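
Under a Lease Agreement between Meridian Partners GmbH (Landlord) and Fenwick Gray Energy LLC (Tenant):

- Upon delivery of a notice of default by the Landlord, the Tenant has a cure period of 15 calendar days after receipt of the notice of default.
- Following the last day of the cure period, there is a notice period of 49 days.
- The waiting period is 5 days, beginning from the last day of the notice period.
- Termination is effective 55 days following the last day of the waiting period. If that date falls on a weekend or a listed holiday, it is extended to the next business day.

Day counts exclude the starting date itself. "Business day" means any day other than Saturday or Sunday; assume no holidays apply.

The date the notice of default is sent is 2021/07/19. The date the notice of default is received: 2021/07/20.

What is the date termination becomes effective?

2021/11/22

The last day of the cure period: 2021/07/20 + 15 days = 2021/08/04.
Adding 49 calendar days to 2021/08/04 gives 2021/09/22, which is the last day of the notice period.
The last day of the waiting period: 5 calendar days after 2021/09/22 is 2021/09/27.
Adding 55 calendar days to 2021/09/27 gives 2021/11/21, which is the date termination becomes effective. That falls on a Sunday, so it rolls to the next business day, Monday, 2021/11/22.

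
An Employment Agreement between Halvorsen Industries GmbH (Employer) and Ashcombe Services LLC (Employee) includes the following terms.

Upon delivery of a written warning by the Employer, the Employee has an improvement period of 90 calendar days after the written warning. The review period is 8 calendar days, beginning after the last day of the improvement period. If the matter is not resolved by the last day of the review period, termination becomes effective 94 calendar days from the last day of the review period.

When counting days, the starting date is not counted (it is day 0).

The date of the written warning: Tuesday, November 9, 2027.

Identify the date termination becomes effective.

The last day of the improvement period: November 9, 2027 + 90 days = February 7, 2028.
Adding 8 calendar days to February 7, 2028 gives February 15, 2028, which is the last day of the review period.
The date termination becomes effective: February 15, 2028 + 94 days = May 19, 2028.

May 19, 2028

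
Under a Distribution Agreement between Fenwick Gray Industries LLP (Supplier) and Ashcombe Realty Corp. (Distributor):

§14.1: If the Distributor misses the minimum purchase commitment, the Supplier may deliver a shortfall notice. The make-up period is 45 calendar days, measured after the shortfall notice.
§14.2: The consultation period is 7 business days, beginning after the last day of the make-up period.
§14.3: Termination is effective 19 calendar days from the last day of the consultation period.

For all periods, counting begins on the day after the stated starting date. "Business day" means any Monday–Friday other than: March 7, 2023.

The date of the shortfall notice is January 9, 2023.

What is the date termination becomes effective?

Adding 45 calendar days to January 9, 2023 gives February 23, 2023, which is the last day of the make-up period.
From Thursday, February 23, 2023, 7 business days (Feb 24, Feb 27, Feb 28, Mar 1, Mar 2, Mar 3, Mar 6, skipping weekends) brings us to Monday, March 6, 2023, which is the last day of the consultation period.
The date termination becomes effective: March 6, 2023 + 19 days = March 25, 2023.

March 25, 2023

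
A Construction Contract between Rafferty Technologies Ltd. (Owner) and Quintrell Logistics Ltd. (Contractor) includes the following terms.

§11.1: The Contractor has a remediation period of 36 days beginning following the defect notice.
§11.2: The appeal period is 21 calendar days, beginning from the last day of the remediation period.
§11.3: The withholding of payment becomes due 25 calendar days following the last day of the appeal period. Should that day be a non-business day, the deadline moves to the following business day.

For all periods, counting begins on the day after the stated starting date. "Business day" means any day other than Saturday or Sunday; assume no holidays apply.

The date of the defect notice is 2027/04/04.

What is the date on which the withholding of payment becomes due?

2027/06/25

The last day of the remediation period: 36 calendar days after 2027/04/04 is 2027/05/10.
The last day of the appeal period: 2027/05/10 + 21 days = 2027/05/31.
The date on which the withholding of payment becomes due: 2027/05/31 + 25 days = 2027/06/25. 2027/06/25 is a Friday, so no roll-forward applies.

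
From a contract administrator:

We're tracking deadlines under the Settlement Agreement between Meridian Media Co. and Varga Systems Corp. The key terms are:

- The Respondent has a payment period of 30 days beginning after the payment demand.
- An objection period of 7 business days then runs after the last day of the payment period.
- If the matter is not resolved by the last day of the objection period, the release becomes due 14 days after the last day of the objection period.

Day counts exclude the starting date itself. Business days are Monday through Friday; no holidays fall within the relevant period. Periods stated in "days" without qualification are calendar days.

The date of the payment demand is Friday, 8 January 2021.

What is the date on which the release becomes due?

The last day of the payment period: 30 calendar days after 8 January 2021 is 7 February 2021.
The last day of the objection period: counting 7 business days from Sunday, 7 February 2021 (Feb 8, Feb 9, Feb 10, Feb 11, Feb 12, Feb 15, Feb 16, skipping weekends) reaches Tuesday, 16 February 2021.
Adding 14 calendar days to 16 February 2021 gives 2 March 2021, which is the date on which the release becomes due.

2 March 2021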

┄┄┄┄┄┄

→ **Work request**
Each record above should be output again exactly.

→ **Completed exercise**
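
Under a Lease Agreement between Meridian Partners GmbH (Landlord) and Fenwick Gray Energy LLC (Tenant):

- Upon delivery of a notice of default by the Landlord, the Tenant has a cure period of 15 calendar days after receipt of the notice of default.
- Following the last day of the cure period, there is a notice period of 49 days.
- The waiting period is 5 days, beginning from the last day of the notice period.
- Termination is effective 55 days following the last day of the waiting period. If that date falls on a weekend or a listed holiday, it is extended to the next business day.

Day counts exclude the starting date itself. "Business day" means any day other than Saturday or Sunday; assume no holidays apply.

The date the notice of default is sent is 2021/07/19. The date the notice of default is received: 2021/07/20.

What is the date termination becomes effective?

2021/11/22

The last day of the cure period: 2021/07/20 + 15 days = 2021/08/04.
Adding 49 calendar days to 2021/08/04 gives 2021/09/22, which is the last day of the notice period.
The last day of the waiting period: 5 calendar days after 2021/09/22 is 2021/09/27.
Adding 55 calendar days to 2021/09/27 gives 2021/11/21, which is the date termination becomes effective. That falls on a Sunday, so it rolls to the next business day, Monday, 2021/11/22.

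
An Employment Agreement between Halvorsen Industries GmbH (Employer) and Ashcombe Services LLC (Employee) includes the following terms.

Upon delivery of a written warning by the Employer, the Employee has an improvement period of 90 calendar days after the written warning. The review period is 8 calendar days, beginning after the last day of the improvement period. If the matter is not resolved by the last day of the review period, termination becomes effective 94 calendar days from the last day of the review period.

When counting days, the starting date is not counted (it is day 0).

The date of the written warning: Tuesday, November 9, 2027.

Identify the date termination becomes effective.

The last day of the improvement period: November 9, 2027 + 90 days = February 7, 2028.
Adding 8 calendar days to February 7, 2028 gives February 15, 2028, which is the last day of the review period.
The date termination becomes effective: February 15, 2028 + 94 days = May 19, 2028.

May 19, 2028

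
Under a Distribution Agreement between Fenwick Gray Industries LLP (Supplier) and Ashcombe Realty Corp. (Distributor):

§14.1: If the Distributor misses the minimum purchase commitment, the Supplier may deliver a shortfall notice. The make-up period is 45 calendar days, measured after the shortfall notice.
§14.2: The consultation period is 7 business days, beginning after the last day of the make-up period.
§14.3: Termination is effective 19 calendar days from the last day of the consultation period.

For all periods, counting begins on the day after the stated starting date. "Business day" means any Monday–Friday other than: March 7, 2023.

The date of the shortfall notice is January 9, 2023.

What is the date termination becomes effective?

Adding 45 calendar days to January 9, 2023 gives February 23, 2023, which is the last day of the make-up period.
From Thursday, February 23, 2023, 7 business days (Feb 24, Feb 27, Feb 28, Mar 1, Mar 2, Mar 3, Mar 6, skipping weekends) brings us to Monday, March 6, 2023, which is the last day of the consultation period.
The date termination becomes effective: March 6, 2023 + 19 days = March 25, 2023.

March 25, 2023

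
A Construction Contract between Rafferty Technologies Ltd. (Owner) and Quintrell Logistics Ltd. (Contractor) includes the following terms.

§11.1: The Contractor has a remediation period of 36 days beginning following the defect notice.
§11.2: The appeal period is 21 calendar days, beginning from the last day of the remediation period.
§11.3: The withholding of payment becomes due 25 calendar days following the last day of the appeal period. Should that day be a non-business day, the deadline moves to the following business day.

For all periods, counting begins on the day after the stated starting date. "Business day" means any day other than Saturday or Sunday; assume no holidays apply.

The date of the defect notice is 2027/04/04.

What is the date on which the withholding of payment becomes due?

2027/06/25

The last day of the remediation period: 36 calendar days after 2027/04/04 is 2027/05/10.
The last day of the appeal period: 2027/05/10 + 21 days = 2027/05/31.
The date on which the withholding of payment becomes due: 2027/05/31 + 25 days = 2027/06/25. 2027/06/25 is a Friday, so no roll-forward applies.

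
From a contract administrator:

We're tracking deadlines under the Settlement Agreement between Meridian Media Co. and Varga Systems Corp. The key terms are:

- The Respondent has a payment period of 30 days beginning after the payment demand.
- An objection period of 7 business days then runs after the last day of the payment period.
- If the matter is not resolved by the last day of the objection period, the release becomes due 14 days after the last day of the objection period.

Day counts exclude the starting date itself. Business days are Monday through Friday; no holidays fall within the relevant period. Periods stated in "days" without qualification are calendar days.

The date of the payment demand is Friday, 8 January 2021.

What is the date on which the release becomes due?

The last day of the payment period: 30 calendar days after 8 January 2021 is 7 February 2021.
The last day of the objection period: counting 7 business days from Sunday, 7 February 2021 (Feb 8, Feb 9, Feb 10, Feb 11, Feb 12, Feb 15, Feb 16, skipping weekends) reaches Tuesday, 16 February 2021.
Adding 14 calendar days to 16 February 2021 gives 2 March 2021, which is the date on which the release becomes due.

2 March 2021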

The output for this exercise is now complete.